| Description of the task |
To complete the exercise, repeat every record exactly as it stands.
*** Opening of Given data ***
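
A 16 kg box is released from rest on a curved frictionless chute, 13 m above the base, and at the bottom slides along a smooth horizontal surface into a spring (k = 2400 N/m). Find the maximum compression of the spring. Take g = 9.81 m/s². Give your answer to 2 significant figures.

Energy conservation (no friction) from release to max compression: mgh = ½kx²
x = √(2mgh/k) = √(2 × 16 × 9.81 × 13 / 2400) = 1.304 m

x = 1.3 m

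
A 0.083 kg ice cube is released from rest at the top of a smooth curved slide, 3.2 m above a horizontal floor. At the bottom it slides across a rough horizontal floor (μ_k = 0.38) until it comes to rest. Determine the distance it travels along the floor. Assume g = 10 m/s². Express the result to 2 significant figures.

Applying the work–energy principle:
At rest all PE has been dissipated by friction: mgh = μ_k m g d
d = h/μ_k = 3.2/0.38 = 8.421 m

d = 8.4 m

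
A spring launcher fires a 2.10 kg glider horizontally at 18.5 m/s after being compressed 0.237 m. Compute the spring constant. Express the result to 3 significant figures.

k = 12800 N/m

½kx² = ½mv²
k = mv²/x² = (2.10)(18.5)²/(0.237)² = 12796 N/m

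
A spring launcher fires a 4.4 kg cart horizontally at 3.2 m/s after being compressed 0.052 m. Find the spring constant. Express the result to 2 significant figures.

Energy stored in the spring equals the launch KE: ½kx² = ½mv²
k = mv²/x² = (4.4)(3.2)²/(0.052)² = 16663 N/m

k = 17000 N/m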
*** Close of Given data ***
| Exercise output |
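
A 16 kg box is released from rest on a curved frictionless chute, 13 m above the base, and at the bottom slides along a smooth horizontal surface into a spring (k = 2400 N/m). Find the maximum compression of the spring. Take g = 9.81 m/s². Give your answer to 2 significant figures.

Energy conservation (no friction) from release to max compression: mgh = ½kx²
x = √(2mgh/k) = √(2 × 16 × 9.81 × 13 / 2400) = 1.304 m

x = 1.3 m

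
A 0.083 kg ice cube is released from rest at the top of a smooth curved slide, 3.2 m above a horizontal floor. At the bottom it slides across a rough horizontal floor (μ_k = 0.38) until it comes to rest. Determine the distance it travels along the floor. Assume g = 10 m/s². Express the result to 2 significant figures.

Applying the work–energy principle:
At rest all PE has been dissipated by friction: mgh = μ_k m g d
d = h/μ_k = 3.2/0.38 = 8.421 m

d = 8.4 m

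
A spring launcher fires a 2.10 kg glider horizontally at 18.5 m/s after being compressed 0.237 m. Compute the spring constant. Express the result to 3 significant figures.

k = 12800 N/m

½kx² = ½mv²
k = mv²/x² = (2.10)(18.5)²/(0.237)² = 12796 N/m

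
A spring launcher fires a 4.4 kg cart horizontally at 3.2 m/s after being compressed 0.052 m. Find the spring constant. Express the result to 2 significant figures.

Energy stored in the spring equals the launch KE: ½kx² = ½mv²
k = mv²/x² = (4.4)(3.2)²/(0.052)² = 16663 N/m

k = 17000 N/m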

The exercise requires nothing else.